Exercise prompt => Each line below should be quoted exactly, please.

Collected data:
+ + + + + + +

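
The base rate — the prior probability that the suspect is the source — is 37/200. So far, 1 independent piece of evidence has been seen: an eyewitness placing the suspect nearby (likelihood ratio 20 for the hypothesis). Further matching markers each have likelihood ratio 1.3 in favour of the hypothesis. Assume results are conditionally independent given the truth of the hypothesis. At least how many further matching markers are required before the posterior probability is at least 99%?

Prior odds = 0.185/0.815 = 37/163.
Bayes factor of the evidence already in hand = 20.
Odds after that evidence = (37/163) × 20 = 740/163.
Target odds = 0.99/0.01 = 99.
Need 1.3ⁿ ≥ 99 ÷ (740/163) = 16137/740.
1.3¹¹ ≈17.9216 falls short of 16137/740 but 1.3¹² ≈23.2981 reaches it, so n = 12.

12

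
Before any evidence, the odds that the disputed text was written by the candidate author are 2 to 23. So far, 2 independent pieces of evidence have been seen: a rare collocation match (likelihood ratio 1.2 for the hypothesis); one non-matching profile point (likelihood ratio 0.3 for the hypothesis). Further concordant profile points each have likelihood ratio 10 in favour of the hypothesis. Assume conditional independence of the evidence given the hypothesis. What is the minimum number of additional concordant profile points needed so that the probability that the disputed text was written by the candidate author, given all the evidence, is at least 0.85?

3

Prior odds = 2/23.
Combined Bayes factor of the evidence already in hand = 1.2 × 0.3 = 0.36.
Odds after that evidence = (2/23) × 0.36 = 18/575.
Target odds = 0.85/0.15 = 17/3.
Need 10ⁿ ≥ 17/3 ÷ (18/575) = 9775/54.
10² = 100 falls short of 9775/54 but 10³ = 1000 reaches it, so n = 3.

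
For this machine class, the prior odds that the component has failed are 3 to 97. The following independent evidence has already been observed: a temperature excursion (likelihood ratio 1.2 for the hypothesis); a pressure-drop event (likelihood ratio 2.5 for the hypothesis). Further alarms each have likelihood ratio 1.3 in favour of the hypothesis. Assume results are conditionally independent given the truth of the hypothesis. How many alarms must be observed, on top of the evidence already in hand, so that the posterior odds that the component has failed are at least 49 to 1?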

+ + + + + + +

The answer =>
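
The base rate — the prior probability that the suspect is the source — is 37/200. So far, 1 independent piece of evidence has been seen: an eyewitness placing the suspect nearby (likelihood ratio 20 for the hypothesis). Further matching markers each have likelihood ratio 1.3 in favour of the hypothesis. Assume results are conditionally independent given the truth of the hypothesis. At least how many further matching markers are required before the posterior probability is at least 99%?

Prior odds = 0.185/0.815 = 37/163.
Bayes factor of the evidence already in hand = 20.
Odds after that evidence = (37/163) × 20 = 740/163.
Target odds = 0.99/0.01 = 99.
Need 1.3ⁿ ≥ 99 ÷ (740/163) = 16137/740.
1.3¹¹ ≈17.9216 falls short of 16137/740 but 1.3¹² ≈23.2981 reaches it, so n = 12.

12

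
Before any evidence, the odds that the disputed text was written by the candidate author are 2 to 23. So far, 2 independent pieces of evidence have been seen: a rare collocation match (likelihood ratio 1.2 for the hypothesis); one non-matching profile point (likelihood ratio 0.3 for the hypothesis). Further concordant profile points each have likelihood ratio 10 in favour of the hypothesis. Assume conditional independence of the evidence given the hypothesis. What is the minimum number of additional concordant profile points needed so that the probability that the disputed text was written by the candidate author, given all the evidence, is at least 0.85?

3

Prior odds = 2/23.
Combined Bayes factor of the evidence already in hand = 1.2 × 0.3 = 0.36.
Odds after that evidence = (2/23) × 0.36 = 18/575.
Target odds = 0.85/0.15 = 17/3.
Need 10ⁿ ≥ 17/3 ÷ (18/575) = 9775/54.
10² = 100 falls short of 9775/54 but 10³ = 1000 reaches it, so n = 3.

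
For this machine class, the prior odds that the component has failed are 3 to 97. The following independent evidence has already been observed: a temperature excursion (likelihood ratio 1.2 for the hypothesis); a pressure-drop event (likelihood ratio 2.5 for the hypothesis). Further alarms each have likelihood ratio 1.3 in favour of the hypothesis. Assume results are conditionally independent given the truth of the hypothesis. How many alarms must be observed, on top of the evidence already in hand, so that the posterior odds that the component has failed are at least 49 to 1?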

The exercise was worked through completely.